▶ [TASK BRIEF] Lines from the one containing "Grid: 5x5. Mines at: (0,2)" through the final line of the entries below: reproduce them exactly, all of them and only them.

Segment Open

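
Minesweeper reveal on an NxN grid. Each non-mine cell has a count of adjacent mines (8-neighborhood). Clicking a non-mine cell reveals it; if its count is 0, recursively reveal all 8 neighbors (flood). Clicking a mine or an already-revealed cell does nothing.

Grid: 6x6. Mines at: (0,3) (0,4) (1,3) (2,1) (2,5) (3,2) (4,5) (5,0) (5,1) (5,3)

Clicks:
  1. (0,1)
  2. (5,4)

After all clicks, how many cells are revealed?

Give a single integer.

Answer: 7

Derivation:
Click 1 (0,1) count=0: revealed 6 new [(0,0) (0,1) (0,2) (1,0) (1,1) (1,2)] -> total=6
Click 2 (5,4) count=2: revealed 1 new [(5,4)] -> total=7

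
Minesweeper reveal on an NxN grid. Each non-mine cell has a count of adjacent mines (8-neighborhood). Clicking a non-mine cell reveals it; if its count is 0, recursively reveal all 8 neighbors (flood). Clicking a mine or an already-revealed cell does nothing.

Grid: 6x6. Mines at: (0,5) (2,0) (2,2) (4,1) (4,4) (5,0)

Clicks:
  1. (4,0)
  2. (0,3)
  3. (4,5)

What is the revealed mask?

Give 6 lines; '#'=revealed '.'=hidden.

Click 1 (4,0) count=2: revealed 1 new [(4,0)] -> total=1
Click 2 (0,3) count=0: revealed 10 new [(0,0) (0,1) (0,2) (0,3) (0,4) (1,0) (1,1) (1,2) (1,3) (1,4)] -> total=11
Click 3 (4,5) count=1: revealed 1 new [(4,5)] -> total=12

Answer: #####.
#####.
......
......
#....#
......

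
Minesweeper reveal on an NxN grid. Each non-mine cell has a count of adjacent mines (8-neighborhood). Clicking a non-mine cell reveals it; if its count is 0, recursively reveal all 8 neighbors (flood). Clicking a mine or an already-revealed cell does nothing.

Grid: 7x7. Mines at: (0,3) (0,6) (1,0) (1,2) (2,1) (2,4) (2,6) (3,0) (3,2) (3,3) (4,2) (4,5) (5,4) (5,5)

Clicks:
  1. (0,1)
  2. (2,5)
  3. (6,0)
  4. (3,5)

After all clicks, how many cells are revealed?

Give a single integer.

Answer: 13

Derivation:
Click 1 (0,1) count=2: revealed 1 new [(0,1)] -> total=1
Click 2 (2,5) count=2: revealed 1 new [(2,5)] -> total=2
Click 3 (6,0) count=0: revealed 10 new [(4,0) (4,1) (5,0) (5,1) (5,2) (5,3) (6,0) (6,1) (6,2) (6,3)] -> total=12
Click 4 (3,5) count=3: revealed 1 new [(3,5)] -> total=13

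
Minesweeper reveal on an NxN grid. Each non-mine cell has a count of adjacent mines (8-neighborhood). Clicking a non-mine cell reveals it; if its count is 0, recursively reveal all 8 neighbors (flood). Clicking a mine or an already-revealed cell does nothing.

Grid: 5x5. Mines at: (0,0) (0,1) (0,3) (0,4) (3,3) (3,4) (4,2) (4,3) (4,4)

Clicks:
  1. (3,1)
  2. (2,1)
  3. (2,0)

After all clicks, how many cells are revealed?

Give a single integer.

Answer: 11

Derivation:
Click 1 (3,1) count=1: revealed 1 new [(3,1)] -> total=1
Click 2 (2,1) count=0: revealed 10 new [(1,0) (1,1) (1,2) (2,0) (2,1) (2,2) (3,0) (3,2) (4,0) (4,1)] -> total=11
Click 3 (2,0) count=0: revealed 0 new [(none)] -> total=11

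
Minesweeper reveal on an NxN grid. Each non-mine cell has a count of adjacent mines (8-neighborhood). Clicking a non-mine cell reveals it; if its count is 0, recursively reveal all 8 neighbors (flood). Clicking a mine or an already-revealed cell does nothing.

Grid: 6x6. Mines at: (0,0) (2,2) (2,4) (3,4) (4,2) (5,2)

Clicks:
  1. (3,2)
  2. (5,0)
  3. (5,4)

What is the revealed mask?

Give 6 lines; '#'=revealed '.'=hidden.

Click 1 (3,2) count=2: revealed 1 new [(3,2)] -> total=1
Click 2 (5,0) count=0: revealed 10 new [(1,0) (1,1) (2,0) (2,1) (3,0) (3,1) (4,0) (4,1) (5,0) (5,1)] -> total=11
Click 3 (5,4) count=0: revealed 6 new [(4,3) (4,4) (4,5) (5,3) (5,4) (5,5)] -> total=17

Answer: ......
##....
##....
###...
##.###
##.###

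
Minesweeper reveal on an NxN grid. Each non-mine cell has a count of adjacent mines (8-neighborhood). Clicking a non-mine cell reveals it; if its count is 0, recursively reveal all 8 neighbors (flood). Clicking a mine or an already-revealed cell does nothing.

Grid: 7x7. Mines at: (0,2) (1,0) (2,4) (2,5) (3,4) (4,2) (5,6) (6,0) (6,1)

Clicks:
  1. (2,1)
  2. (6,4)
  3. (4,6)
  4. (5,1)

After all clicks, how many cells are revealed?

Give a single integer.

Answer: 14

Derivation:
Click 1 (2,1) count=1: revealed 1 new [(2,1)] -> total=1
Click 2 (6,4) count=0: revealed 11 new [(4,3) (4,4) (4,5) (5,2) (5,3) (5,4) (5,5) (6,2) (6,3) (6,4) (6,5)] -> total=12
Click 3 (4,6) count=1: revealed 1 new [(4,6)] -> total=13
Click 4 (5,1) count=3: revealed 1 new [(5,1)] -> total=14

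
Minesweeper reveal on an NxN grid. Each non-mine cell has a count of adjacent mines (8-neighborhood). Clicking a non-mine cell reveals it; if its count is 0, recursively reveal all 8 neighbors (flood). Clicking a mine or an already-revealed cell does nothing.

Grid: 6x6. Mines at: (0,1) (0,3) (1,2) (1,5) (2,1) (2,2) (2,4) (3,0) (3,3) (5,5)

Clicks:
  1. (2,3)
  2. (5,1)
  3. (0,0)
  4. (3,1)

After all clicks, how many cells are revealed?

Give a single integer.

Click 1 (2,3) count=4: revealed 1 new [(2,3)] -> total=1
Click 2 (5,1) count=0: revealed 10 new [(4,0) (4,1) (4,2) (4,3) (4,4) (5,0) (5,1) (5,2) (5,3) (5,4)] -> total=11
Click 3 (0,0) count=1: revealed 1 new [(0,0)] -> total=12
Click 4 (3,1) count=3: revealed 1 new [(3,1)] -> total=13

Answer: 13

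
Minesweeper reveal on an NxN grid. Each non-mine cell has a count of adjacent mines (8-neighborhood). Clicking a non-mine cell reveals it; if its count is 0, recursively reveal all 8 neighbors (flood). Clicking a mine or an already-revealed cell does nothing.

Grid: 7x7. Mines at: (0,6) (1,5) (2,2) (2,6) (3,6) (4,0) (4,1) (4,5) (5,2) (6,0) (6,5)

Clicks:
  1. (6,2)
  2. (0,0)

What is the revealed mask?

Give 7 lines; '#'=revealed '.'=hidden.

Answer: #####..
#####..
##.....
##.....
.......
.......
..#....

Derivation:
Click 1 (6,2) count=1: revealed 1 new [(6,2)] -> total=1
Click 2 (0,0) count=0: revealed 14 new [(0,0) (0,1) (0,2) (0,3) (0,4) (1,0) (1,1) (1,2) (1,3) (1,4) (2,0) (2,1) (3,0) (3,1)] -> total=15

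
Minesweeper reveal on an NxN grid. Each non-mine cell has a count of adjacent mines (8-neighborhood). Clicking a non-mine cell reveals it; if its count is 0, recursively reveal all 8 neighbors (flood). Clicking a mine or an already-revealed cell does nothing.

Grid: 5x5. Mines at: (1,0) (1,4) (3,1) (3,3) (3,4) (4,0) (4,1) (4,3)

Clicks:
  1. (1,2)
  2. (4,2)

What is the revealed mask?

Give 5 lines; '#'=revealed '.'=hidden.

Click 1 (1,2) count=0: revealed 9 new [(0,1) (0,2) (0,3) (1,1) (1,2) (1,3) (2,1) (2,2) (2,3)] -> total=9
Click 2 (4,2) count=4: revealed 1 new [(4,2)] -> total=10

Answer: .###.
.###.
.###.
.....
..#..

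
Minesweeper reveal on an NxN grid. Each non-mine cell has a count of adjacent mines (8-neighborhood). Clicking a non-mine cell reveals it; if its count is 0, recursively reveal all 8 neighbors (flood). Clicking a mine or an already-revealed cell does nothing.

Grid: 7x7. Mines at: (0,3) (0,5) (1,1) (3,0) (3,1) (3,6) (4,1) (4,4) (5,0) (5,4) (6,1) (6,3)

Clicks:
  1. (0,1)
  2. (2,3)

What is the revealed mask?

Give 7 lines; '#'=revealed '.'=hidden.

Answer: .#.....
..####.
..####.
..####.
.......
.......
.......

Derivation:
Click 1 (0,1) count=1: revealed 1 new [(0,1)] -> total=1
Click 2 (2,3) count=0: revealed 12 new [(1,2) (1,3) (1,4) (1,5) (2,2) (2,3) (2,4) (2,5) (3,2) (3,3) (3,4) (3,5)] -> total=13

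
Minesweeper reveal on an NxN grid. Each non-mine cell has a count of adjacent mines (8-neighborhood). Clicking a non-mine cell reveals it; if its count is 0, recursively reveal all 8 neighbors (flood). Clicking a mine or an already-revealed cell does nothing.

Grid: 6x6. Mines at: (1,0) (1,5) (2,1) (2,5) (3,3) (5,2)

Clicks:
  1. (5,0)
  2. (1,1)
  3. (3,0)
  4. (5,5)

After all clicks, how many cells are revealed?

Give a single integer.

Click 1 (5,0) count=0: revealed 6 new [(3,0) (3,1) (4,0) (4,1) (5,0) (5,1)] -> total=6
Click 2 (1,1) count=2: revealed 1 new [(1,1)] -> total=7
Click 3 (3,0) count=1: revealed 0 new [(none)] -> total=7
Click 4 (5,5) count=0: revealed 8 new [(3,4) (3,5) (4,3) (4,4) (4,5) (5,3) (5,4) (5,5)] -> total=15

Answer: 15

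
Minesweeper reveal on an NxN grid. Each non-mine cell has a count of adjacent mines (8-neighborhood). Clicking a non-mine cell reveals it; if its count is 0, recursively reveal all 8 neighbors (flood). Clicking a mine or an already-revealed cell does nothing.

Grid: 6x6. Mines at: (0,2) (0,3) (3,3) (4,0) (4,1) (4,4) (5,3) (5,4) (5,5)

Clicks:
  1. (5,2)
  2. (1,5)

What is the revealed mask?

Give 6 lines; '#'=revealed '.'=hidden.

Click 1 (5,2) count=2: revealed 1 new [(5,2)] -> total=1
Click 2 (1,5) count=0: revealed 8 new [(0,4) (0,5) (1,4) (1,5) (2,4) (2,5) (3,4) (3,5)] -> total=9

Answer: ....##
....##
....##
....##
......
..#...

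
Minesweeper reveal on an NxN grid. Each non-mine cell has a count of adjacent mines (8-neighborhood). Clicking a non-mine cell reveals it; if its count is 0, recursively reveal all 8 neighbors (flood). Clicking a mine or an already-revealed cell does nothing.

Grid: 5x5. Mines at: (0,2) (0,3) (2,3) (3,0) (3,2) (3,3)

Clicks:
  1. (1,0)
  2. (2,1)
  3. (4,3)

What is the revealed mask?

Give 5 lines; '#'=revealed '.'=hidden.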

Segment Closed

▶ [FINISHED TASK]
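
Grid: 5x5. Mines at: (0,2) (0,3) (2,3) (3,0) (3,2) (3,3)

Clicks:
  1. (1,0)
  2. (2,1)
  3. (4,3)

What is the revealed mask?

Give 5 lines; '#'=revealed '.'=hidden.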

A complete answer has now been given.